### Record extracts

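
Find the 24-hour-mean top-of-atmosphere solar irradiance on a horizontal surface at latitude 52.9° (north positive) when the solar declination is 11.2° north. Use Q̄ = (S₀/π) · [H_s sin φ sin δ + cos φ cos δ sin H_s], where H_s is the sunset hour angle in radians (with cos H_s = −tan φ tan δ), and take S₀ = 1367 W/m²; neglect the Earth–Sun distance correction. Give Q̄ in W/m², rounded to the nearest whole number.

372 W/m²

cos H_s = −tan(52.9°) · tan(11.2°) = -0.2618, so H_s = arccos(-0.2618) = 105.18°. In radians, H_s = 1.8357.
H_s sin φ sin δ = 1.8357 × 0.7976 × 0.1942 = 0.2843.
cos φ cos δ sin H_s = 0.6032 × 0.9810 × 0.9651 = 0.5711.
Q̄ = (1367/π) × (0.2843 + 0.5711) = 435.13 × 0.8554 = 372.21 W/m².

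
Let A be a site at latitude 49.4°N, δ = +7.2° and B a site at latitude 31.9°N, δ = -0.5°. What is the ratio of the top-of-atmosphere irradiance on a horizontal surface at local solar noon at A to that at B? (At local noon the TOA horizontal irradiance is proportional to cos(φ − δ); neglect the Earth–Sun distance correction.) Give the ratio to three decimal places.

0.877

A: cos θ_z = cos(49.4° − (7.2°)) = 0.7408.
B: cos θ_z = cos(31.9° − (-0.5°)) = 0.8443.
Ratio A/B = 0.7408 / 0.8443 = 0.8774.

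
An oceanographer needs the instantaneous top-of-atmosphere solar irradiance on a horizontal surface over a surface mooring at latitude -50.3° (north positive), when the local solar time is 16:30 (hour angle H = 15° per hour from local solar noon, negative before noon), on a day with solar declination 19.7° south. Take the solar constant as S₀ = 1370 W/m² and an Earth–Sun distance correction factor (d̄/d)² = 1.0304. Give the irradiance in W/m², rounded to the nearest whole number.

691 W/m²

Hour angle H = 15° × (16.5 − 12) = 67.50°.
cos θ_z = sin(-50.3°) sin(-19.7°) + cos(-50.3°) cos(-19.7°) cos(67.50°) = 0.2594 + 0.2301 = 0.4895.
Top-of-atmosphere irradiance = S₀ (d̄/d)² cos θ_z = 1370 × 1.0304 × 0.4895 = 691.00 W/m².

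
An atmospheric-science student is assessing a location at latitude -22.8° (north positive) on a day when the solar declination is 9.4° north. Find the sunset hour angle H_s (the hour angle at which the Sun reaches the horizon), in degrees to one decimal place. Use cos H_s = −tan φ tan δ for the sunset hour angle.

cos H_s = −tan(-22.8°) · tan(9.4°) = 0.0696, so H_s = arccos(0.0696) = 86.01°.

86.0°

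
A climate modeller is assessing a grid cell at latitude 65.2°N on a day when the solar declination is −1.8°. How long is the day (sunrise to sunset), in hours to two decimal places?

−tan φ tan δ = −(2.1642)(-0.0314) = 0.0680; H_s = arccos(0.0680) = 86.10°.
Day length = 2 H_s / 15° h⁻¹ = 172.20° / 15 = 11.480 h.

11.48 hours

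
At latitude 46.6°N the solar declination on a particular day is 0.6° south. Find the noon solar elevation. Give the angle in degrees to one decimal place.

42.8°

At local solar noon the hour angle is zero, so the elevation is 90° − |φ − δ| = 90° − |46.6° − (-0.6°)| = 90° − 47.2° = 42.8°.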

### What you will do
Every entry is to be returned exactly, with nothing dropped.

### Written response
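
Find the 24-hour-mean top-of-atmosphere solar irradiance on a horizontal surface at latitude 52.9° (north positive) when the solar declination is 11.2° north. Use Q̄ = (S₀/π) · [H_s sin φ sin δ + cos φ cos δ sin H_s], where H_s is the sunset hour angle in radians (with cos H_s = −tan φ tan δ), and take S₀ = 1367 W/m²; neglect the Earth–Sun distance correction. Give Q̄ in W/m², rounded to the nearest whole number.

372 W/m²

cos H_s = −tan(52.9°) · tan(11.2°) = -0.2618, so H_s = arccos(-0.2618) = 105.18°. In radians, H_s = 1.8357.
H_s sin φ sin δ = 1.8357 × 0.7976 × 0.1942 = 0.2843.
cos φ cos δ sin H_s = 0.6032 × 0.9810 × 0.9651 = 0.5711.
Q̄ = (1367/π) × (0.2843 + 0.5711) = 435.13 × 0.8554 = 372.21 W/m².

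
Let A be a site at latitude 49.4°N, δ = +7.2° and B a site at latitude 31.9°N, δ = -0.5°. What is the ratio of the top-of-atmosphere irradiance on a horizontal surface at local solar noon at A to that at B? (At local noon the TOA horizontal irradiance is proportional to cos(φ − δ); neglect the Earth–Sun distance correction.) Give the ratio to three decimal places.

0.877

A: cos θ_z = cos(49.4° − (7.2°)) = 0.7408.
B: cos θ_z = cos(31.9° − (-0.5°)) = 0.8443.
Ratio A/B = 0.7408 / 0.8443 = 0.8774.

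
An oceanographer needs the instantaneous top-of-atmosphere solar irradiance on a horizontal surface over a surface mooring at latitude -50.3° (north positive), when the local solar time is 16:30 (hour angle H = 15° per hour from local solar noon, negative before noon), on a day with solar declination 19.7° south. Take the solar constant as S₀ = 1370 W/m² and an Earth–Sun distance correction factor (d̄/d)² = 1.0304. Give the irradiance in W/m², rounded to the nearest whole number.

691 W/m²

Hour angle H = 15° × (16.5 − 12) = 67.50°.
cos θ_z = sin(-50.3°) sin(-19.7°) + cos(-50.3°) cos(-19.7°) cos(67.50°) = 0.2594 + 0.2301 = 0.4895.
Top-of-atmosphere irradiance = S₀ (d̄/d)² cos θ_z = 1370 × 1.0304 × 0.4895 = 691.00 W/m².

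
An atmospheric-science student is assessing a location at latitude -22.8° (north positive) on a day when the solar declination is 9.4° north. Find the sunset hour angle H_s (the hour angle at which the Sun reaches the horizon), in degrees to one decimal place. Use cos H_s = −tan φ tan δ for the sunset hour angle.

cos H_s = −tan(-22.8°) · tan(9.4°) = 0.0696, so H_s = arccos(0.0696) = 86.01°.

86.0°

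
A climate modeller is assessing a grid cell at latitude 65.2°N on a day when the solar declination is −1.8°. How long is the day (sunrise to sunset), in hours to two decimal places?

−tan φ tan δ = −(2.1642)(-0.0314) = 0.0680; H_s = arccos(0.0680) = 86.10°.
Day length = 2 H_s / 15° h⁻¹ = 172.20° / 15 = 11.480 h.

11.48 hours

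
At latitude 46.6°N the solar declination on a particular day is 0.6° south. Find the noon solar elevation. Give the angle in degrees to one decimal place.

42.8°

At local solar noon the hour angle is zero, so the elevation is 90° − |φ − δ| = 90° − |46.6° − (-0.6°)| = 90° − 47.2° = 42.8°.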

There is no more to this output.